* [TASK GOAL]: Reproduce only the lines from the one containing "A drawer contains" through the end of the data, exactly as they stand.

* [EXTRACTED MATERIAL]:

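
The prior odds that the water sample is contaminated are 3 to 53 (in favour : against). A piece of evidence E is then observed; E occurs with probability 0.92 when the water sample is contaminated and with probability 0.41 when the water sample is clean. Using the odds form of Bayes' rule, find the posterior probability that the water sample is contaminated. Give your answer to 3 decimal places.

Prior odds = 3/53 = 0.056604. In log-odds, ln(0.056604) = -2.8717.
Add log likelihood ratio: ln(2.2439) = 0.80822.
Posterior log-odds = -2.0635, so posterior odds = exp(-2.0635) = 0.12701. Converting, P(H|E) = 0.12701/1.1270 = 0.113.

Posterior probability ≈ 0.113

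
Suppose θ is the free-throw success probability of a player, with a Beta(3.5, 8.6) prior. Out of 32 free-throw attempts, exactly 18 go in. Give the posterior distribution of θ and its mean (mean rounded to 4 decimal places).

The binomial likelihood is conjugate to the Beta prior: with 18 successes and 14 failures, the posterior is Beta(3.5+18, 8.6+14) = Beta(21.5, 22.6).
Posterior mean = α/(α+β) = 21.5/44.1 = 0.4875.

Posterior: Beta(21.5, 22.6); mean ≈ 0.4875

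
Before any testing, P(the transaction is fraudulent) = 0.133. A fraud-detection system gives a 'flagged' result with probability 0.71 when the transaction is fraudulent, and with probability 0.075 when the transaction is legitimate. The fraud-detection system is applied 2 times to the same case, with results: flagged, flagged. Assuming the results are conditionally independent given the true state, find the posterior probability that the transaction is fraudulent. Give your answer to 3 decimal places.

Posterior P(H) ≈ 0.932

Let H be the event that the transaction is fraudulent; start with P(H) = 0.133. P('flagged'|H) = 0.71, P('flagged'|¬H) = 0.075.
Update on result 1 ('flagged'): P(H) ← 0.71·0.1330 / (0.71·0.1330 + 0.075·0.8670) = 0.094430/0.15946 = 0.5922.
Update on result 2 ('flagged'): P(H) ← 0.71·0.5922 / (0.71·0.5922 + 0.075·0.4078) = 0.42047/0.45105 = 0.9322.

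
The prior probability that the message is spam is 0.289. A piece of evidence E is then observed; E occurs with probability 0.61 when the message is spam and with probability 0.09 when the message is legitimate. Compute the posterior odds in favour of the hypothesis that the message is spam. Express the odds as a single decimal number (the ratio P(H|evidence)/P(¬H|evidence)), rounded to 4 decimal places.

Prior odds = 0.289/(1−0.289) = 0.40647. In log-odds, ln(0.40647) = -0.90025.
Add log likelihood ratio: ln(6.7778) = 1.9136.
Posterior log-odds = 1.0134, so posterior odds = exp(1.0134) = 2.7550.

Posterior odds ≈ 2.7550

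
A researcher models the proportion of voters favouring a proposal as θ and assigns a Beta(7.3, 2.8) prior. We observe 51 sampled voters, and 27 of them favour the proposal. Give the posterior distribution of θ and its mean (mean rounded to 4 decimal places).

Observing 27 successes and 24 failures updates Beta(7.3, 2.8) by adding the success and failure counts to the two shape parameters: α = 7.3+27 = 34.3, β = 2.8+24 = 26.8.
Posterior mean = α/(α+β) = 34.3/61.1 = 0.5614.

Posterior: Beta(34.3, 26.8); mean ≈ 0.5614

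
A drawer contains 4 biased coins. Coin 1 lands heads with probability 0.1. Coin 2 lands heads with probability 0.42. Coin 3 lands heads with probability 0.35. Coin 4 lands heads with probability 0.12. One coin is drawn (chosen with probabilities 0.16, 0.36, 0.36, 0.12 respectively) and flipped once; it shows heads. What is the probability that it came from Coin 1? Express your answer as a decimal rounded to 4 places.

P(heads|C1) = 0.1; P(heads|C2) = 0.42; P(heads|C3) = 0.35; P(heads|C4) = 0.12.
Prior × likelihood for each source: 0.16·0.1=0.01600, 0.36·0.42=0.1512, 0.36·0.35=0.1260, 0.12·0.12=0.01440. Summing gives P(heads) = 0.30760.
P(Coin 1 | heads) = 0.01600 / 0.30760 = 0.0520.

Posterior probability ≈ 0.0520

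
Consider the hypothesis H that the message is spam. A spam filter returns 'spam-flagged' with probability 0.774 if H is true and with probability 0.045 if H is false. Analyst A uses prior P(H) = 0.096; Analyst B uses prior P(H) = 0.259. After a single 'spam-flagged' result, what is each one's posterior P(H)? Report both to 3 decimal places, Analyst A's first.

The likelihood ratio for a 'spam-flagged' result is 0.774/0.045 = 17.200.
Analyst A: prior odds 0.096/0.904 = 0.10619; posterior odds 1.8265; posterior probability 0.646.
Analyst B: prior odds 0.259/0.741 = 0.34953; posterior odds 6.0119; posterior probability 0.857.

Analyst A: 0.646; Analyst B: 0.857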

* [RESPONSE FOR THIS EXERCISE]:
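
A drawer contains 4 biased coins. Coin 1 lands heads with probability 0.1. Coin 2 lands heads with probability 0.42. Coin 3 lands heads with probability 0.35. Coin 4 lands heads with probability 0.12. One coin is drawn (chosen with probabilities 0.16, 0.36, 0.36, 0.12 respectively) and flipped once; it shows heads. What is the probability that it came from Coin 1? Express your answer as a decimal rounded to 4 places.

P(heads|C1) = 0.1; P(heads|C2) = 0.42; P(heads|C3) = 0.35; P(heads|C4) = 0.12.
Prior × likelihood for each source: 0.16·0.1=0.01600, 0.36·0.42=0.1512, 0.36·0.35=0.1260, 0.12·0.12=0.01440. Summing gives P(heads) = 0.30760.
P(Coin 1 | heads) = 0.01600 / 0.30760 = 0.0520.

Posterior probability ≈ 0.0520

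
Consider the hypothesis H that the message is spam. A spam filter returns 'spam-flagged' with probability 0.774 if H is true and with probability 0.045 if H is false. Analyst A uses prior P(H) = 0.096; Analyst B uses prior P(H) = 0.259. After a single 'spam-flagged' result, what is each one's posterior P(H)? Report both to 3 decimal places, Analyst A's first.

The likelihood ratio for a 'spam-flagged' result is 0.774/0.045 = 17.200.
Analyst A: prior odds 0.096/0.904 = 0.10619; posterior odds 1.8265; posterior probability 0.646.
Analyst B: prior odds 0.259/0.741 = 0.34953; posterior odds 6.0119; posterior probability 0.857.

Analyst A: 0.646; Analyst B: 0.857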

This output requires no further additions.